**TASK DIRECTIONS**:
Would you please return the lines of the entries below starting at the line that has "Vertical(U, S)" and ending at the line that has "Orientation: U lies", both included, exactly as they are?
=== Begin Enclosure ===
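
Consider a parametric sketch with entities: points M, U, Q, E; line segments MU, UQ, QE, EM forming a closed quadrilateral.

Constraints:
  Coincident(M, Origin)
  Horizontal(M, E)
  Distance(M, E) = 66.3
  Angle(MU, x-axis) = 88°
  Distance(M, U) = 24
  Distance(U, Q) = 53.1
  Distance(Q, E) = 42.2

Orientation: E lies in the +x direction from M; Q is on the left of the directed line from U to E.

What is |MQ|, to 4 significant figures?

65.02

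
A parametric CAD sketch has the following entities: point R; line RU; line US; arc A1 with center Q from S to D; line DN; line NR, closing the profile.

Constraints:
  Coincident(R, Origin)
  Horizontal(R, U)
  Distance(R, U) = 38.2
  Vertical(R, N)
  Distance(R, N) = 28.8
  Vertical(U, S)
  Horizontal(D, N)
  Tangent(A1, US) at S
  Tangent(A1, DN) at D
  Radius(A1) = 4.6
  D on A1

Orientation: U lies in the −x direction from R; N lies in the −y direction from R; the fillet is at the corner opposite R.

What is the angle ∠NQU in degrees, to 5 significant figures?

108.56°

R is at the origin; RU is horizontal with |RU| = 38.2 and U on the −x side, so U = (-38.200, 0.0000). RN is vertical with |RN| = 28.8 and N on the −y side, so N = (0.0000, -28.800). The virtual corner opposite R is at (-38.200, -28.800). The tangent condition forces QS to be normal to US and A1 meets DN tangentially, so QD is at right angles to DN, with radius 4.6, so the center Q sits 4.6 in from both sides at Q = (-33.600, -24.200). Then cos ∠NQU = QN·QU / (|QN||QU|), giving 108.56°.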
=== End Enclosure ===
**REPLY**:
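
  Vertical(U, S)
  Horizontal(D, N)
  Tangent(A1, US) at S
  Tangent(A1, DN) at D
  Radius(A1) = 4.6
  D on A1

Orientation: U lies in the −x direction from R; N lies in the −y direction from R; the fillet is at the corner opposite R.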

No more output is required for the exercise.